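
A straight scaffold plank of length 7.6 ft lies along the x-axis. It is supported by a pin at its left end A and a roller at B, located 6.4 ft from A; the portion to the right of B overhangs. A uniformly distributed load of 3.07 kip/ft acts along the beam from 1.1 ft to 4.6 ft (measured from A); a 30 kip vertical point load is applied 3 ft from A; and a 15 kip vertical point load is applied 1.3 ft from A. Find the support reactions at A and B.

Resultant of the distributed load: 3.07 × 3.5 = 10.745 kip at 2.85 ft from A.
Taking moments about A: B_y·6.4 − (3.07·3.5)·2.85 − 30·3 − 15·1.3 = 0 → B_y = 140.12325/6.4 = 21.8943 ≈ 21.89 kip.
ΣF_y = 0: A_y + 21.8943 − 3.07·3.5 − 30 − 15 = 0 → A_y = 33.85 kip.
ΣF_x = 0: no horizontal applied forces, so A_x = 0.

A_x = 0, A_y = 33.85 kip, B_y = 21.89 kip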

◆ Aim of the task
The answer must be the full listing, restated word for word.

◆ Answer box
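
A straight scaffold plank of length 7.6 ft lies along the x-axis. It is supported by a pin at its left end A and a roller at B, located 6.4 ft from A; the portion to the right of B overhangs. A uniformly distributed load of 3.07 kip/ft acts along the beam from 1.1 ft to 4.6 ft (measured from A); a 30 kip vertical point load is applied 3 ft from A; and a 15 kip vertical point load is applied 1.3 ft from A. Find the support reactions at A and B.

Resultant of the distributed load: 3.07 × 3.5 = 10.745 kip at 2.85 ft from A.
Taking moments about A: B_y·6.4 − (3.07·3.5)·2.85 − 30·3 − 15·1.3 = 0 → B_y = 140.12325/6.4 = 21.8943 ≈ 21.89 kip.
ΣF_y = 0: A_y + 21.8943 − 3.07·3.5 − 30 − 15 = 0 → A_y = 33.85 kip.
ΣF_x = 0: no horizontal applied forces, so A_x = 0.

A_x = 0, A_y = 33.85 kip, B_y = 21.89 kip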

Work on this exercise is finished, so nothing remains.